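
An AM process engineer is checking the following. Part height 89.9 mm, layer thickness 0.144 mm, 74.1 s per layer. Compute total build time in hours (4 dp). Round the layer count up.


Layers = ceil(89.9/0.144) = 625
t = 625 * 74.1 / 3600 = 12.8646 hrs


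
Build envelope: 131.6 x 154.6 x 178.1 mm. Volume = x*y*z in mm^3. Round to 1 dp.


V = 131.6 * 154.6 * 178.1 = 3623508.6 mm^3


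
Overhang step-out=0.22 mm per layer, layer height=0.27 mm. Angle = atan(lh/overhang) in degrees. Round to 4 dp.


angle = atan(0.27/0.22) = 50.8263 degrees


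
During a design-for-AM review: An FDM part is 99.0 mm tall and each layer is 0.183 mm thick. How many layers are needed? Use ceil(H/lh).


Layers = ceil(99.0/0.183) = 541


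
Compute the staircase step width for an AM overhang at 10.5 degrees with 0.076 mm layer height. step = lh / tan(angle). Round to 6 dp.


step = 0.076 / tan(10.5) = 0.410059 mm


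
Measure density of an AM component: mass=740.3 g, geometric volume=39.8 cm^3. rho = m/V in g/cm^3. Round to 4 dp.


rho = 740.3 / 39.8 = 18.6005 g/cm^3


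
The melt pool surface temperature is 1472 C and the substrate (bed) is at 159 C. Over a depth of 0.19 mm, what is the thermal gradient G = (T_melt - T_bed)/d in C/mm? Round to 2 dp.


G = (1472-159)/0.19 = 6910.53 C/mm


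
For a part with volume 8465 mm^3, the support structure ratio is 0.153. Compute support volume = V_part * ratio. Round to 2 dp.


V_support = 8465 * 0.153 = 1295.15 mm^3


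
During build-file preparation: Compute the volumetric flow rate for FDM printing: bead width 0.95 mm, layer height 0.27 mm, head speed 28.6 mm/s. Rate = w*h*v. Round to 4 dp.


Rate = 0.95 * 0.27 * 28.6 = 7.3359 mm^3/s


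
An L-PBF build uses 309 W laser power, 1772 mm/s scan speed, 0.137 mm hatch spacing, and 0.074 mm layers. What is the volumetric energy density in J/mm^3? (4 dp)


E = 309 / (1772*0.137*0.074) = 17.2006 J/mm^3


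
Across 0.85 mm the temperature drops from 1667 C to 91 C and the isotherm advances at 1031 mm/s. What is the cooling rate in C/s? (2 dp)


G = (1667-91)/0.85 = 1854.11764706 C/mm
CR = 1854.11764706 * 1031 = 1911595.29 C/s


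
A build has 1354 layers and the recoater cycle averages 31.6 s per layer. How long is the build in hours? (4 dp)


t = 1354 * 31.6 / 3600 = 11.8851 hrs


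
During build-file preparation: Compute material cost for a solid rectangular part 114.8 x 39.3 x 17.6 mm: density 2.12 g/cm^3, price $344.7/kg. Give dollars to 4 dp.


V = 114.8 * 39.3 * 17.6 = 79404.864 mm^3 = 79.404864 cm^3
Mass = 79.404864 * 2.12 / 1000 = 0.16833831 kg
Cost = 0.16833831 * 344.7 = 58.0262 $


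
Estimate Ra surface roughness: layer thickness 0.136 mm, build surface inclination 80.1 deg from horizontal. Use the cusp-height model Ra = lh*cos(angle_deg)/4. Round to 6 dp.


Ra = 0.136 * cos(80.1) / 4 = 0.005846 mm


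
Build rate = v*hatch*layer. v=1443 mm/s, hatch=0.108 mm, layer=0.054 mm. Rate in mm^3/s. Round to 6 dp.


Rate = 1443 * 0.108 * 0.054 = 8.415576 mm^3/s


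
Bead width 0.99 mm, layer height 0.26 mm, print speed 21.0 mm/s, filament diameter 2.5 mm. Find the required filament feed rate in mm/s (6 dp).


Q = 0.99 * 0.26 * 21.0 = 5.4054 mm^3/s
A_fil = pi*(2.5/2)^2 = 4.90873852 mm^2
v_feed = 5.4054 / 4.90873852 = 1.101179 mm/s


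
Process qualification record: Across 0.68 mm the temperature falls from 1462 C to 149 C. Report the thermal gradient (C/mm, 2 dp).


G = (1462-149)/0.68 = 1930.88 C/mm


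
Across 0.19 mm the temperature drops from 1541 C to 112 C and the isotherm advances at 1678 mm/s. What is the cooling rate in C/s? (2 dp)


G = (1541-112)/0.19 = 7521.05263158 C/mm
CR = 7521.05263158 * 1678 = 12620326.32 C/s


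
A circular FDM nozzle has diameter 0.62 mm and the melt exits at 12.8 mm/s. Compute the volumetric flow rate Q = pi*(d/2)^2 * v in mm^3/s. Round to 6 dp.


A = pi*(0.62/2)^2 = 0.30190705 mm^2
Q = 0.30190705 * 12.8 = 3.86441 mm^3/s


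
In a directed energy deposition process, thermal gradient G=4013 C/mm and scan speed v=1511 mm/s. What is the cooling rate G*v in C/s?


CR = 4013 * 1511 = 6063643 C/s


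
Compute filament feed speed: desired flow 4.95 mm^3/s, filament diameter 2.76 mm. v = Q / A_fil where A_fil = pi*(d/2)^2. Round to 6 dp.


A = pi*(2.76/2)^2 = 5.982849
v = 4.95 / 5.982849 = 0.827365 mm/s


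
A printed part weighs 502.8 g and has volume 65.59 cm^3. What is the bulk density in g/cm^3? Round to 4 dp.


rho = 502.8 / 65.59 = 7.6658 g/cm^3


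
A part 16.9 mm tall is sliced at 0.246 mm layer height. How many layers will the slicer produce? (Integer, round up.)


Layers = ceil(16.9/0.246) = 69


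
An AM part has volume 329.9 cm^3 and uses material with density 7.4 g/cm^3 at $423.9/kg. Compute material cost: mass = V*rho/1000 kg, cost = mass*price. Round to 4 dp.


Mass = 329.9*7.4/1000 = 2.44126 kg
Cost = 2.44126 * 423.9 = 1034.8501 $


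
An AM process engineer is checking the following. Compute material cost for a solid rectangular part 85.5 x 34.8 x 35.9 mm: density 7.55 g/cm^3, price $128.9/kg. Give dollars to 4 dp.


V = 85.5 * 34.8 * 35.9 = 106816.86 mm^3 = 106.81686 cm^3
Mass = 106.81686 * 7.55 / 1000 = 0.80646729 kg
Cost = 0.80646729 * 128.9 = 103.9536 $


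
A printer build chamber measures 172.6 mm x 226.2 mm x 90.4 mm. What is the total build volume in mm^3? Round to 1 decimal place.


V = 172.6 * 226.2 * 90.4 = 3529407.6 mm^3


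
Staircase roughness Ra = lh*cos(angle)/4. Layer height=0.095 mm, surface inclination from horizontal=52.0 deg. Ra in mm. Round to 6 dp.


Ra = 0.095 * cos(52.0) / 4 = 0.014622 mm


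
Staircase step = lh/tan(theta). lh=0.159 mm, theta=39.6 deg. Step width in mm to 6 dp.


step = 0.159 / tan(39.6) = 0.192198 mm


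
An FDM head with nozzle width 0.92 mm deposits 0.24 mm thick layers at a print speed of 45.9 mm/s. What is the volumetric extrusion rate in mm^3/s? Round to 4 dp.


Rate = 0.92 * 0.24 * 45.9 = 10.1347 mm^3/s


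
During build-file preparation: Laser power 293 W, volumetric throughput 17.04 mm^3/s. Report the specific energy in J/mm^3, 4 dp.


SE = 293 / 17.04 = 17.1948 J/mm^3


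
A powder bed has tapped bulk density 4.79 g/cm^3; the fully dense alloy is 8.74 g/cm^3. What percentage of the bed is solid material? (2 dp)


Packing = (4.79/8.74)*100 = 54.81 %


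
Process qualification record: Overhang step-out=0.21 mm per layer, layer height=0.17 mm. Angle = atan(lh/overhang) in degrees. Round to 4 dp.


angle = atan(0.17/0.21) = 38.991 degrees


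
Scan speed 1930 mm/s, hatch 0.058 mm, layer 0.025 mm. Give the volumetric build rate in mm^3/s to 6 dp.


Rate = 1930 * 0.058 * 0.025 = 2.7985 mm^3/s


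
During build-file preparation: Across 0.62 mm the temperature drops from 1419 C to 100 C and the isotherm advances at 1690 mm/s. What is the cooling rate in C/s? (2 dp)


G = (1419-100)/0.62 = 2127.41935484 C/mm
CR = 2127.41935484 * 1690 = 3595338.71 C/s


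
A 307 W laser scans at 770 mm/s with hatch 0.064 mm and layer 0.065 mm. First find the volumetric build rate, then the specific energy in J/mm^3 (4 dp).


Build rate = 770 * 0.064 * 0.065 = 3.2032 mm^3/s
SE = 307 / 3.2032 = 95.8417 J/mm^3


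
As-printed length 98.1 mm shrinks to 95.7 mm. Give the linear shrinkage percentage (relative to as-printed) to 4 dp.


Shrinkage = ((98.1-95.7)/98.1)*100 = 2.4465 %


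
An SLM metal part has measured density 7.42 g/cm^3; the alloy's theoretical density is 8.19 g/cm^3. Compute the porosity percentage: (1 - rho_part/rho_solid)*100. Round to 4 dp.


Porosity = (1-7.42/8.19)*100 = 9.4017 %


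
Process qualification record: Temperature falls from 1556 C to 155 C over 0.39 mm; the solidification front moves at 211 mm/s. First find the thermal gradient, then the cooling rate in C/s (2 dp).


G = (1556-155)/0.39 = 3592.30769231 C/mm
CR = 3592.30769231 * 211 = 757976.92 C/s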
______
The required output is the exact run of lines from the one with "Process qualification record: Overhang" through the final line of the entries.

Response box ->
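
Process qualification record: Overhang step-out=0.21 mm per layer, layer height=0.17 mm. Angle = atan(lh/overhang) in degrees. Round to 4 dp.


angle = atan(0.17/0.21) = 38.991 degrees


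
Scan speed 1930 mm/s, hatch 0.058 mm, layer 0.025 mm. Give the volumetric build rate in mm^3/s to 6 dp.


Rate = 1930 * 0.058 * 0.025 = 2.7985 mm^3/s


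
During build-file preparation: Across 0.62 mm the temperature drops from 1419 C to 100 C and the isotherm advances at 1690 mm/s. What is the cooling rate in C/s? (2 dp)


G = (1419-100)/0.62 = 2127.41935484 C/mm
CR = 2127.41935484 * 1690 = 3595338.71 C/s


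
A 307 W laser scans at 770 mm/s with hatch 0.064 mm and layer 0.065 mm. First find the volumetric build rate, then the specific energy in J/mm^3 (4 dp).


Build rate = 770 * 0.064 * 0.065 = 3.2032 mm^3/s
SE = 307 / 3.2032 = 95.8417 J/mm^3


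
As-printed length 98.1 mm shrinks to 95.7 mm. Give the linear shrinkage percentage (relative to as-printed) to 4 dp.


Shrinkage = ((98.1-95.7)/98.1)*100 = 2.4465 %


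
An SLM metal part has measured density 7.42 g/cm^3; the alloy's theoretical density is 8.19 g/cm^3. Compute the porosity percentage: (1 - rho_part/rho_solid)*100. Round to 4 dp.


Porosity = (1-7.42/8.19)*100 = 9.4017 %


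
Process qualification record: Temperature falls from 1556 C to 155 C over 0.39 mm; the solidification front moves at 211 mm/s. First find the thermal gradient, then the cooling rate in C/s (2 dp).


G = (1556-155)/0.39 = 3592.30769231 C/mm
CR = 3592.30769231 * 211 = 757976.92 C/s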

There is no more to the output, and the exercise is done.